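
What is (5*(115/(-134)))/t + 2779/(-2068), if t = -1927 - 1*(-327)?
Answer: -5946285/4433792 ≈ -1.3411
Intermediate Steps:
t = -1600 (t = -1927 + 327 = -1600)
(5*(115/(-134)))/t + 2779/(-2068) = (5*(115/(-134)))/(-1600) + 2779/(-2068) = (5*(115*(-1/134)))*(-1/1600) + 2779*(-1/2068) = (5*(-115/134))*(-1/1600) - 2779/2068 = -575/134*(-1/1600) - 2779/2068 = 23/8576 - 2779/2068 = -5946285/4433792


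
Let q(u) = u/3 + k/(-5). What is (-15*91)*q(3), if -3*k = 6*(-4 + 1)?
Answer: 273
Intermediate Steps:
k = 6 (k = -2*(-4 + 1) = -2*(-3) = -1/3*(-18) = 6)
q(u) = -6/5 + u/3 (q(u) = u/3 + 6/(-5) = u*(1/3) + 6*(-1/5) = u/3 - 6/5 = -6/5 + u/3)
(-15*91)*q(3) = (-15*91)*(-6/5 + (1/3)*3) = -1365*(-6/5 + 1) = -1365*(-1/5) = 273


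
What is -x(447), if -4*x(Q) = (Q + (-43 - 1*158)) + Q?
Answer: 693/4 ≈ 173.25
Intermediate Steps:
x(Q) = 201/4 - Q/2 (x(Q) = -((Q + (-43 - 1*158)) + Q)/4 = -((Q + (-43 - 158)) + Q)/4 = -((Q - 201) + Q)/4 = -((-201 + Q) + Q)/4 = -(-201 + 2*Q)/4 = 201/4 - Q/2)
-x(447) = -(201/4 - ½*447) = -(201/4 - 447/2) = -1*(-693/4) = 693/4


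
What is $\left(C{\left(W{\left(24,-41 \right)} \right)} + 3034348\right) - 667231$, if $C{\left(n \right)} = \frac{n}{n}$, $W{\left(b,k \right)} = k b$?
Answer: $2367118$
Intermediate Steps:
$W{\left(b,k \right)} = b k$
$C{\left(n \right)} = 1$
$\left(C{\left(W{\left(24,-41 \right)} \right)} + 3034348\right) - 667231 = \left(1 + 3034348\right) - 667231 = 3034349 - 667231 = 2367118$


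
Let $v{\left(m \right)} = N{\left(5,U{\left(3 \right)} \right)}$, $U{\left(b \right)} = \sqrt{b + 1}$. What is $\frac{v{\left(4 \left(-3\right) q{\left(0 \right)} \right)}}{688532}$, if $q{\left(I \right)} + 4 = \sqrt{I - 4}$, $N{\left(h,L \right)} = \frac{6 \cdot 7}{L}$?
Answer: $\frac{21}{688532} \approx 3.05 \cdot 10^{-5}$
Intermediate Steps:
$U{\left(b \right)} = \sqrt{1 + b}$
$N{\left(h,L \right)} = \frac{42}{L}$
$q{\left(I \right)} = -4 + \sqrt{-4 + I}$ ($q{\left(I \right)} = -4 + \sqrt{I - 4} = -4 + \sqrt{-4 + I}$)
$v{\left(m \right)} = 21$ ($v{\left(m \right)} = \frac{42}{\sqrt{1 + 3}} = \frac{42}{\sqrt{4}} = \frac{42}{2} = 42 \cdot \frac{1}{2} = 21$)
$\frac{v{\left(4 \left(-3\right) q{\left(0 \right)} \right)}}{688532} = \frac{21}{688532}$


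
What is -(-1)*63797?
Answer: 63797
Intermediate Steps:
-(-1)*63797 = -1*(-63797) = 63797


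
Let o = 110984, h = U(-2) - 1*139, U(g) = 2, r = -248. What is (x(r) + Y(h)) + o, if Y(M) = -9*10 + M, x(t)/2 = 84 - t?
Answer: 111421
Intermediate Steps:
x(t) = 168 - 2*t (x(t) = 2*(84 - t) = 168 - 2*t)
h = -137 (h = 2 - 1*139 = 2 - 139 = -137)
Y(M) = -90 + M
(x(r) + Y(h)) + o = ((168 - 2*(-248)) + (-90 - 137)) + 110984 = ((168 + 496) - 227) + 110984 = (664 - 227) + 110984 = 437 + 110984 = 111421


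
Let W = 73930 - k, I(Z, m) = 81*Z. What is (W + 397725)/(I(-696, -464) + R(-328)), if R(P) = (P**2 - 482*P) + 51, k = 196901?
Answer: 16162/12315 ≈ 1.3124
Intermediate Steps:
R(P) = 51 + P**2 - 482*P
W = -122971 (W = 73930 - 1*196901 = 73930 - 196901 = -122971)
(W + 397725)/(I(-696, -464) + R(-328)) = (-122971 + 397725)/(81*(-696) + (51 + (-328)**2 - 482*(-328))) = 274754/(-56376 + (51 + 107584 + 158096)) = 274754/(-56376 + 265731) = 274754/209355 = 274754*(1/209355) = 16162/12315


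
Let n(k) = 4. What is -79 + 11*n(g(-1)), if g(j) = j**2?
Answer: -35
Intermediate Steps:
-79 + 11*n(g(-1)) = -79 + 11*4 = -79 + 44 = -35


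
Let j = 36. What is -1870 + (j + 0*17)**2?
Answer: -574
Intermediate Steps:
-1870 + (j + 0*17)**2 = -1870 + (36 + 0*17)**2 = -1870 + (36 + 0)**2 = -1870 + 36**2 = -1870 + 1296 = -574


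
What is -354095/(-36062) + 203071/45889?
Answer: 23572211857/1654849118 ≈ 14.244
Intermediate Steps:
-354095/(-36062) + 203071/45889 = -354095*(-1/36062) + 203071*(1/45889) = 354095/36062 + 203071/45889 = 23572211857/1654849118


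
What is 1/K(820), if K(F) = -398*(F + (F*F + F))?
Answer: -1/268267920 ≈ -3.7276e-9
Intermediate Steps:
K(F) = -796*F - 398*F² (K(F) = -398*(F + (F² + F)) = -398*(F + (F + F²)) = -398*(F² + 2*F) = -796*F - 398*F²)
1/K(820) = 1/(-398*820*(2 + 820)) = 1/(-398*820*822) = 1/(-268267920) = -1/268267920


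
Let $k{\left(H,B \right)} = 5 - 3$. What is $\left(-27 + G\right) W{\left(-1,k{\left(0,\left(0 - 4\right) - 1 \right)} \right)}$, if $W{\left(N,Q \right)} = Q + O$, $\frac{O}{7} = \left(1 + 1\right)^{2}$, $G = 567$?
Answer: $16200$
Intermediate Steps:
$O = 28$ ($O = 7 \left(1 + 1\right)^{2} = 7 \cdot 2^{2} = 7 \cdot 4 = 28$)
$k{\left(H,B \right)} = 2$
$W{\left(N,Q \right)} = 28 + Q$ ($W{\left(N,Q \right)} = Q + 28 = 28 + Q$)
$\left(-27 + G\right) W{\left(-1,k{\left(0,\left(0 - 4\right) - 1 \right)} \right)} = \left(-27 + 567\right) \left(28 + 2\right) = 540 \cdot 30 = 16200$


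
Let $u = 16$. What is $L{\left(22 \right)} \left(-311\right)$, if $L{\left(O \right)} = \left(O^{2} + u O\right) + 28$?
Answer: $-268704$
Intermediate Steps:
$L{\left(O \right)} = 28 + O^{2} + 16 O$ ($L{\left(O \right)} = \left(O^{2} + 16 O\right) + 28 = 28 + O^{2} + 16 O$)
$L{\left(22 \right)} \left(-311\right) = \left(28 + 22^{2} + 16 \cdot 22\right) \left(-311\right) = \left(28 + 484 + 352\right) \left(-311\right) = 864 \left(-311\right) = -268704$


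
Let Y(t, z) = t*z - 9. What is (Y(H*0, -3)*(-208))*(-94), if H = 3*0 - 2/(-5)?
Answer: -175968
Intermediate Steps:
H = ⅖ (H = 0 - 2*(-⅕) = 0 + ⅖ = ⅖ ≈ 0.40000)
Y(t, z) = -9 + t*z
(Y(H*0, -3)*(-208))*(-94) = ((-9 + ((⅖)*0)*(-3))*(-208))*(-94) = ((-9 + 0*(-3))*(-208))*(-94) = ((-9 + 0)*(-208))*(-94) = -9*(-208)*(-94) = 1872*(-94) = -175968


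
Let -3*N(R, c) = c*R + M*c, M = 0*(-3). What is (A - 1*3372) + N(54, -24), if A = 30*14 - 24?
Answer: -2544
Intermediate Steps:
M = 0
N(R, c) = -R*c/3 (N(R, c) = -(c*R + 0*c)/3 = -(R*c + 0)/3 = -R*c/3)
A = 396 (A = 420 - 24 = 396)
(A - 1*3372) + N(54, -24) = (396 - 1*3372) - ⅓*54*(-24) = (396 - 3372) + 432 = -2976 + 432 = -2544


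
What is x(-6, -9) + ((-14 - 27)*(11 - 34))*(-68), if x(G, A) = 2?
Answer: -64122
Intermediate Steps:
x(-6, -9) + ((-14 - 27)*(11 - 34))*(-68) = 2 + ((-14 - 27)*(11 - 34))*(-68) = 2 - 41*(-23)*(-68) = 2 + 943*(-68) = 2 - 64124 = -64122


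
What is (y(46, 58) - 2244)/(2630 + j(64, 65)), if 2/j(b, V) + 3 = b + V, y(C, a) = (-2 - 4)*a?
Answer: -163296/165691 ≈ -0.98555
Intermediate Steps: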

HOW TO COMPLETE THIS TASK: Your answer should be an exact copy of the lines from the one with "Answer: -175968" through the end of the material, with no other lines.

WRITTEN ANSWER:
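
Answer: -175968
Intermediate Steps:
H = ⅖ (H = 0 - 2*(-⅕) = 0 + ⅖ = ⅖ ≈ 0.40000)
Y(t, z) = -9 + t*z
(Y(H*0, -3)*(-208))*(-94) = ((-9 + ((⅖)*0)*(-3))*(-208))*(-94) = ((-9 + 0*(-3))*(-208))*(-94) = ((-9 + 0)*(-208))*(-94) = -9*(-208)*(-94) = 1872*(-94) = -175968


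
Let -3*N(R, c) = c*R + M*c, M = 0*(-3). What is (A - 1*3372) + N(54, -24), if A = 30*14 - 24?
Answer: -2544
Intermediate Steps:
M = 0
N(R, c) = -R*c/3 (N(R, c) = -(c*R + 0*c)/3 = -(R*c + 0)/3 = -R*c/3)
A = 396 (A = 420 - 24 = 396)
(A - 1*3372) + N(54, -24) = (396 - 1*3372) - ⅓*54*(-24) = (396 - 3372) + 432 = -2976 + 432 = -2544


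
What is x(-6, -9) + ((-14 - 27)*(11 - 34))*(-68), if x(G, A) = 2?
Answer: -64122
Intermediate Steps:
x(-6, -9) + ((-14 - 27)*(11 - 34))*(-68) = 2 + ((-14 - 27)*(11 - 34))*(-68) = 2 - 41*(-23)*(-68) = 2 + 943*(-68) = 2 - 64124 = -64122


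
What is (y(46, 58) - 2244)/(2630 + j(64, 65)), if 2/j(b, V) + 3 = b + V, y(C, a) = (-2 - 4)*a?
Answer: -163296/165691 ≈ -0.98555
Intermediate Steps: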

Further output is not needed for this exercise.